> _Provided records_:
━━━━

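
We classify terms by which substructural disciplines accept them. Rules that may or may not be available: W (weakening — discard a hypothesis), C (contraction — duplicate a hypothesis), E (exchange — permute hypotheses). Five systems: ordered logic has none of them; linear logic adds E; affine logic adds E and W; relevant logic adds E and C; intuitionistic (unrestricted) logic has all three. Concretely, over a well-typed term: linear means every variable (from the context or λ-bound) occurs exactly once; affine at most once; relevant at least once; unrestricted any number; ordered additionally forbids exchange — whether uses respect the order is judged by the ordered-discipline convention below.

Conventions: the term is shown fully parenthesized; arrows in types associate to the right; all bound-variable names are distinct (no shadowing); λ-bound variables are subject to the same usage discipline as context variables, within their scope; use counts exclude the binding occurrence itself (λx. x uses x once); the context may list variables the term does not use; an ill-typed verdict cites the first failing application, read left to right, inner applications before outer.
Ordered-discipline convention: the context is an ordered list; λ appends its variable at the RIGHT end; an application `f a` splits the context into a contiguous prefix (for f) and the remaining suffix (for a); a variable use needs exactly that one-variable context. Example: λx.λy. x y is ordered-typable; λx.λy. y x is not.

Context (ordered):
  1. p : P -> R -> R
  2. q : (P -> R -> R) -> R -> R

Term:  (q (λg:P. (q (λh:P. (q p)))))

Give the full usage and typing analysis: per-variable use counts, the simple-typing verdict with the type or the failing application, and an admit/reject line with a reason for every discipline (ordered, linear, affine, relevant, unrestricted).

variable uses: p=1; q=3; g (bound)=0; h (bound)=0
use order (left to right): q, q, q, p
typing: the term checks, with type R -> R
ordered ✗ (uses contraction: q ×3; unused: g, h — weakening required)
linear ✗ (uses contraction: q ×3; unused: g, h — weakening required)
affine ✗ (uses contraction: q ×3)
relevant ✗ (unused: g, h — weakening required)
unrestricted ✓ (typability at R -> R is all that's needed)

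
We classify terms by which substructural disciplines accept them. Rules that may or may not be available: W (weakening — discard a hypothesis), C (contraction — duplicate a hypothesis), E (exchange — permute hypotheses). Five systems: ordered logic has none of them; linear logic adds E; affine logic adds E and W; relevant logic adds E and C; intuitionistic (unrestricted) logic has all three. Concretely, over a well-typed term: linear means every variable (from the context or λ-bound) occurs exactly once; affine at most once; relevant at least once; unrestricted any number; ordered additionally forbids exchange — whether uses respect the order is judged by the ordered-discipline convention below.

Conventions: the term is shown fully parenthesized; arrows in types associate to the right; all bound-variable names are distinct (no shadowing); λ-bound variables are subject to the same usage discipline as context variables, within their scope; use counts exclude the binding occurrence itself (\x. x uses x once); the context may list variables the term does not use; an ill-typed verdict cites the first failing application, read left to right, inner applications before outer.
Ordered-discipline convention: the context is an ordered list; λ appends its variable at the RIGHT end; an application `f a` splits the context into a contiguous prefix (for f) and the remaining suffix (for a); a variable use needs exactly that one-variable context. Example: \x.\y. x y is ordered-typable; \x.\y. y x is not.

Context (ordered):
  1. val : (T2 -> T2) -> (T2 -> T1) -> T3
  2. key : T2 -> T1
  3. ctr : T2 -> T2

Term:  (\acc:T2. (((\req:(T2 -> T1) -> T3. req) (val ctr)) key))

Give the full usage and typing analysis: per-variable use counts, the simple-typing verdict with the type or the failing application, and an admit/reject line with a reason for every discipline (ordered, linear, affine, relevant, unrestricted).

variable uses: val: 1×; key: 1×; ctr: 1×; acc (λ-bound): 0×; req (λ-bound): 1×
uses in reading order: req, val, ctr, key
typing: ✓ — T2 -> T3
ordered: ✗, acc left unused
linear: ✗, acc left unused
affine: ✓, none of val, key, ctr, acc, req used more than once
relevant: ✗, acc left unused
unrestricted: ✓, simply typable at T2 -> T3; W, C, E all held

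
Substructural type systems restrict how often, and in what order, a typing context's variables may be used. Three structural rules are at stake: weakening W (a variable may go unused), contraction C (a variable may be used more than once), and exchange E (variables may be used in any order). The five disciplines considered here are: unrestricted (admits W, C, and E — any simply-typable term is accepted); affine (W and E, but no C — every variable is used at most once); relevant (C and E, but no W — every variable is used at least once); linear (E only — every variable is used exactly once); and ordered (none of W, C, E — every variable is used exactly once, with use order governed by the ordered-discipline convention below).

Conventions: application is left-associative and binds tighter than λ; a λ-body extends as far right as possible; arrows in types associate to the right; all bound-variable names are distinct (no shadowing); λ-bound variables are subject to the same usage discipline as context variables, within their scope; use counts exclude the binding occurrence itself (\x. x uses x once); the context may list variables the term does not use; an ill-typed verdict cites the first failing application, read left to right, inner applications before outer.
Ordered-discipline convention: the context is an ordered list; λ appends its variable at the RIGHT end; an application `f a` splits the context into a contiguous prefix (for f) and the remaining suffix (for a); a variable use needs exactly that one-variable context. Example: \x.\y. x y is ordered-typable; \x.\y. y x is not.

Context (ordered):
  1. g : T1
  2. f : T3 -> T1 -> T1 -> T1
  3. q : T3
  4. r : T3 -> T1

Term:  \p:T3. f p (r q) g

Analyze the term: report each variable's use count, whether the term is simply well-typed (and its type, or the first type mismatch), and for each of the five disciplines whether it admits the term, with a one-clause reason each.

counts: g: 1; f: 1; q: 1; r: 1; p (λ-bound): 1
use order (left to right): f, p, r, q, g
typing: well-typed at T3 -> T1
ordered: ✗, no contiguous prefix/suffix split fits f, p, r, q, g
linear: ✓, g, f, q, r, p: one use apiece
affine: ✓, none of g, f, q, r, p used more than once
relevant: ✓, none of g, f, q, r, p goes unused
unrestricted: ✓, typability at T3 -> T1 is all that's needed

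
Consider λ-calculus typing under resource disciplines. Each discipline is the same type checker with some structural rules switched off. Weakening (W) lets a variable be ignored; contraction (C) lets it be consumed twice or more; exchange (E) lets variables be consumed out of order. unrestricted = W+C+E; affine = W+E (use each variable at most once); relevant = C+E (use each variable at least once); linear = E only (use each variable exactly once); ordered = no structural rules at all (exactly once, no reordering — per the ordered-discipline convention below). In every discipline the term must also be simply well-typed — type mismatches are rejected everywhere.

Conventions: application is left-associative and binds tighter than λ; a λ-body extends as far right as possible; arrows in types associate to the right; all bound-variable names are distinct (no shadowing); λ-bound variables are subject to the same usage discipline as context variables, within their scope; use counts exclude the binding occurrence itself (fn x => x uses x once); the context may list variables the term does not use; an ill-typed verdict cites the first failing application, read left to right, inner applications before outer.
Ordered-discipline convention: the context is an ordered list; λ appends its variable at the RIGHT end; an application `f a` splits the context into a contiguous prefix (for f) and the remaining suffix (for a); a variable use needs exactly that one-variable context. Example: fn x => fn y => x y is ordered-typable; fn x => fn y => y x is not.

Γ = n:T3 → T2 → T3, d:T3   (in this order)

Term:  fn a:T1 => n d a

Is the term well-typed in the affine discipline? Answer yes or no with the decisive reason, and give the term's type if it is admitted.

no — fails simple typing
usage: n: 1, d: 1, a (bound): 1
order of uses: n, d, a
typing: ill-typed: a function awaiting T2 gets T1
across the five disciplines: ordered ✗; linear ✗; affine ✗; relevant ✗; unrestricted ✗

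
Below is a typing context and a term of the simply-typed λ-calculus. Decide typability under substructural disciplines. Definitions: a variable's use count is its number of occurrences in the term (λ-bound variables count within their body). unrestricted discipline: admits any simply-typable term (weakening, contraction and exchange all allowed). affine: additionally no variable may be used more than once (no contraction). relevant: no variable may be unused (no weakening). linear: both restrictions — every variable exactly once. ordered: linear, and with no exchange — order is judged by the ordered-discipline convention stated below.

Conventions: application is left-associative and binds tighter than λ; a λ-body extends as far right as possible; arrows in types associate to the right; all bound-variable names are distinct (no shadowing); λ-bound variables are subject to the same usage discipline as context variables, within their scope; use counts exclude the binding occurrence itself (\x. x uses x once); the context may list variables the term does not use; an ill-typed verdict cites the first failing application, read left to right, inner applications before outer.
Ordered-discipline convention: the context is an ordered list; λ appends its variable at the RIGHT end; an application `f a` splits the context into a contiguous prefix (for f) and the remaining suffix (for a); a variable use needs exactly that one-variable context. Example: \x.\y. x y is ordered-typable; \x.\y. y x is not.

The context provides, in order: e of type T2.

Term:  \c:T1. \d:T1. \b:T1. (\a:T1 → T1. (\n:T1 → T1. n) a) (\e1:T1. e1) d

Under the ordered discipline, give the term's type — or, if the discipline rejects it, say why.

not well-typed under ordered — needs weakening: e, c, b unused
usage: e ×0, c (bound) ×0, d (bound) ×1, b (bound) ×0, a (bound) ×1, n (bound) ×1, e1 (bound) ×1
use order (left to right): n, a, e1, d
typing: the term checks, with type T1 → T1 → T1 → T1
per-discipline verdicts: ordered ✗ · linear ✗ · affine ✓ · relevant ✗ · unrestricted ✓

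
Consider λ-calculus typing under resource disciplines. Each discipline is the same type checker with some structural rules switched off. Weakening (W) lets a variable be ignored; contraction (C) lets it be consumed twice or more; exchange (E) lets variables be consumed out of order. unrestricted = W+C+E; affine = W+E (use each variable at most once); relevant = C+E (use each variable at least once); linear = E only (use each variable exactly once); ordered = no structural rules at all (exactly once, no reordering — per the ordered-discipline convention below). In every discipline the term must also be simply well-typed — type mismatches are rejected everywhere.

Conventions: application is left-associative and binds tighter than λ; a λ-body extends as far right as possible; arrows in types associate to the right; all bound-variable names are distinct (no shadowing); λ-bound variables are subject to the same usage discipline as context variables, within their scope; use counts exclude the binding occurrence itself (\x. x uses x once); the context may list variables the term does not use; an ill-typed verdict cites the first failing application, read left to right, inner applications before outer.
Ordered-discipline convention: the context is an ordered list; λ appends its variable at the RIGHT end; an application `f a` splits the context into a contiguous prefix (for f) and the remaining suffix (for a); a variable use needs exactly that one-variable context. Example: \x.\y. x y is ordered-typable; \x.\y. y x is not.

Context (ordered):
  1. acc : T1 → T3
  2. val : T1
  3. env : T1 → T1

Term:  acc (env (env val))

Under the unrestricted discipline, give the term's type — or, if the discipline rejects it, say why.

term : T3
usage: acc=1, val=1, env=2
use order (left to right): acc, env, env, val
typing: ✓ — T3
across the five disciplines: ordered ✗ | linear ✗ | affine ✗ | relevant ✓ | unrestricted ✓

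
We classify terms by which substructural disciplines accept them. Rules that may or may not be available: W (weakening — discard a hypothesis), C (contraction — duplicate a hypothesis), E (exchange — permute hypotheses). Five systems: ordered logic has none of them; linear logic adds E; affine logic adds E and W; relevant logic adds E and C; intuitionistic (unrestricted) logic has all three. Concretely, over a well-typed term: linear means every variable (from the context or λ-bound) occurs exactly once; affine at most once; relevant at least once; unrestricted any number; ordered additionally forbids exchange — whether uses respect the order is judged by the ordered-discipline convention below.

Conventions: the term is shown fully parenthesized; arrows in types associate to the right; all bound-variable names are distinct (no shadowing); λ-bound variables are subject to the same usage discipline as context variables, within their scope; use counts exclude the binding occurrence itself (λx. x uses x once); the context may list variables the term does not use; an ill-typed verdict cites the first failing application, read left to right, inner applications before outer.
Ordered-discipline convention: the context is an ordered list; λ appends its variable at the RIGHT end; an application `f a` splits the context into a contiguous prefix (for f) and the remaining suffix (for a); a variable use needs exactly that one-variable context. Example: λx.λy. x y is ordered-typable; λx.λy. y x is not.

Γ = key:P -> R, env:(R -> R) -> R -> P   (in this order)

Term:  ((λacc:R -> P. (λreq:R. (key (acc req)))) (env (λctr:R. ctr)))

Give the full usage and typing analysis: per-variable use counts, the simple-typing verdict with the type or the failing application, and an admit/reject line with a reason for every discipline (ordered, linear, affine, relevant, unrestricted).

use counts: key=1, env=1, acc (bound)=1, req (bound)=1, ctr (bound)=1
use order (left to right): key, acc, req, env, ctr
typing: well-typed at R -> R
ordered: ✓ — key, env, acc, req, ctr once each; derivable with no W/C/E
linear: ✓ — each of key, env, acc, req, ctr used exactly once
affine: ✓ — key, env, acc, req, ctr: no repeats, contraction unneeded
relevant: ✓ — at least one use each (key, env, acc, req, ctr)
unrestricted: ✓ — simply typable at R -> R; W, C, E all held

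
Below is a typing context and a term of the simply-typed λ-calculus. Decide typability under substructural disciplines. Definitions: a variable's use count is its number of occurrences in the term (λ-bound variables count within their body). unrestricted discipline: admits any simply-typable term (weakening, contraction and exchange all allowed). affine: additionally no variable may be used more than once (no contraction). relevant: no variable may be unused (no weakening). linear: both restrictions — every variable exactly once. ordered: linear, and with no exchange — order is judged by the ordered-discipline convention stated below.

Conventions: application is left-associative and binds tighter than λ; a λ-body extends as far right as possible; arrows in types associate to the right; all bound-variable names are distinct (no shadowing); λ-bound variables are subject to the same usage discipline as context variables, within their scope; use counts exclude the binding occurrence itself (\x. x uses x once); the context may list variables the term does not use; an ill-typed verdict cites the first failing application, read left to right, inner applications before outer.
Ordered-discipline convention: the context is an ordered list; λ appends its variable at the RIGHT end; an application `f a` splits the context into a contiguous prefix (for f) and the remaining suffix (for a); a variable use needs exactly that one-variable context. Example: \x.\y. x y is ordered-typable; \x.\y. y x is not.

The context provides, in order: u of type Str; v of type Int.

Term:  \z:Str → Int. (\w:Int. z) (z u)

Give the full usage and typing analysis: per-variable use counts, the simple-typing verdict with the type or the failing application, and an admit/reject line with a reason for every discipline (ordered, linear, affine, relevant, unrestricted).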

━━━━

> _What is expected_:
Show each line of the material above where "provides" occurs.

> _Task response_:
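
The context provides, in order: e of type T2.
The context provides, in order: u of type Str; v of type Int.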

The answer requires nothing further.